== Input for this task ==

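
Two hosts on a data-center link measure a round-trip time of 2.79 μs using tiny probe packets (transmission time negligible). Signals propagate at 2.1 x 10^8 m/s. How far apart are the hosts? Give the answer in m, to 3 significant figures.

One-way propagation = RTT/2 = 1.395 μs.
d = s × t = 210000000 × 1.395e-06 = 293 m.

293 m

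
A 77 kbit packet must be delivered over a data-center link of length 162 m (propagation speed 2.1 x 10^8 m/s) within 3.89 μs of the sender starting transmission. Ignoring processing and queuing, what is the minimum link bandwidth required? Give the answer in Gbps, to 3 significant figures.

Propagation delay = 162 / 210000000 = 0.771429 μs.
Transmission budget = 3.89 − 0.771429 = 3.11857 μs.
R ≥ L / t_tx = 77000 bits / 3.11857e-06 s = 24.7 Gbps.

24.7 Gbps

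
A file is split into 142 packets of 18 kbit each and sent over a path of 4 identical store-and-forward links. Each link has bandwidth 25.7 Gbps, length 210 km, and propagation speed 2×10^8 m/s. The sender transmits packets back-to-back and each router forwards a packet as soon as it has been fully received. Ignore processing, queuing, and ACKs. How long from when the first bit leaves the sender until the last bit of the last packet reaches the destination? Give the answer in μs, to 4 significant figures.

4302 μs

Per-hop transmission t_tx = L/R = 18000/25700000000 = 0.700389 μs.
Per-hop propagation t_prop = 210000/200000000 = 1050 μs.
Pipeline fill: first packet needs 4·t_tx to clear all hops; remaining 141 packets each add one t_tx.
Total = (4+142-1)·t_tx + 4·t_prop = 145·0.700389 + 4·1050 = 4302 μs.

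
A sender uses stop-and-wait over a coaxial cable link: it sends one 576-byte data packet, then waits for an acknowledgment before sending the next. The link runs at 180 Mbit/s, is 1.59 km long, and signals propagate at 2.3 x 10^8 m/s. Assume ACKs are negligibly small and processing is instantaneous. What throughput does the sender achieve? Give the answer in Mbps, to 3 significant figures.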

===
== Input for this task ==

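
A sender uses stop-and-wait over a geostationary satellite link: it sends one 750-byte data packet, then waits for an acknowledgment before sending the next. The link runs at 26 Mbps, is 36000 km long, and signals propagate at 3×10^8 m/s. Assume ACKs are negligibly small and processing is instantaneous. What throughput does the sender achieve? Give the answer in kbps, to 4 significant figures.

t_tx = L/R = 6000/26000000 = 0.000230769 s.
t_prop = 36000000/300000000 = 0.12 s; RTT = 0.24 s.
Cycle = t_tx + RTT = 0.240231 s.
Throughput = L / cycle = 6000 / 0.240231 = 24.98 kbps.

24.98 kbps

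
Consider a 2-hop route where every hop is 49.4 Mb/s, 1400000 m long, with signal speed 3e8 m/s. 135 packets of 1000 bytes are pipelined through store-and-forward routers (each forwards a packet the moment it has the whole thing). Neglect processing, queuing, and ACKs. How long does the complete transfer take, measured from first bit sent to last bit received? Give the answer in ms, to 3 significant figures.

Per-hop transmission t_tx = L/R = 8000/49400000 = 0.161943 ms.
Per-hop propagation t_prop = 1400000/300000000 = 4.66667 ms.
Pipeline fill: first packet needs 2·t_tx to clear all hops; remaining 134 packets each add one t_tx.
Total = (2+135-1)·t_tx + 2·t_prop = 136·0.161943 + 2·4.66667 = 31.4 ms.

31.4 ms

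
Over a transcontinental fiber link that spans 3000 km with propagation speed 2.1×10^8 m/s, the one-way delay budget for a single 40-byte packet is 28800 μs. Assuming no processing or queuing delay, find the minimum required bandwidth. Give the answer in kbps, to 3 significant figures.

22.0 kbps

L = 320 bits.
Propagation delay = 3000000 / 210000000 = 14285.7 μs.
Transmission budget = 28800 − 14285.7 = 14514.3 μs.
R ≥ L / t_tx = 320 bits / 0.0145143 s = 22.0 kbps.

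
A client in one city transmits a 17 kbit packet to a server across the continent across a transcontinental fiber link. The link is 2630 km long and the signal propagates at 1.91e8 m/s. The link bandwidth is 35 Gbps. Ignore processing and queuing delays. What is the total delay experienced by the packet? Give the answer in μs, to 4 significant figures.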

===
== Input for this task ==

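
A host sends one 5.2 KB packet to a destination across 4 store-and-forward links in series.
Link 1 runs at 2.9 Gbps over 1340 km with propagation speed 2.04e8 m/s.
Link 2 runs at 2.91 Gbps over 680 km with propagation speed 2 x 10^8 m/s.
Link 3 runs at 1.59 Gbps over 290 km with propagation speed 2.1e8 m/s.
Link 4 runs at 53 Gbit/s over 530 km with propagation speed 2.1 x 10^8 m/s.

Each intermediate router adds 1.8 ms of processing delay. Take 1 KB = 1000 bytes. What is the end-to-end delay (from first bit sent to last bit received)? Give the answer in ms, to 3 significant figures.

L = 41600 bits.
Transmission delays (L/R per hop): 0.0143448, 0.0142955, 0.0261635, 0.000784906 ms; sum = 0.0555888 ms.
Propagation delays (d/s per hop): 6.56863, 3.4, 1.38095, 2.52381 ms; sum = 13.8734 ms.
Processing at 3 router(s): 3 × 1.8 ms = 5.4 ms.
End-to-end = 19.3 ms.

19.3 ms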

===

Copy out, from the records above, every line that holds the string "across".

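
A client in one city transmits a 17 kbit packet to a server across the continent across a transcontinental fiber link. The link is 2630 km long and the signal propagates at 1.91e8 m/s. The link bandwidth is 35 Gbps. Ignore processing and queuing delays. What is the total delay experienced by the packet? Give the answer in μs, to 4 significant figures.
A host sends one 5.2 KB packet to a destination across 4 store-and-forward links in series.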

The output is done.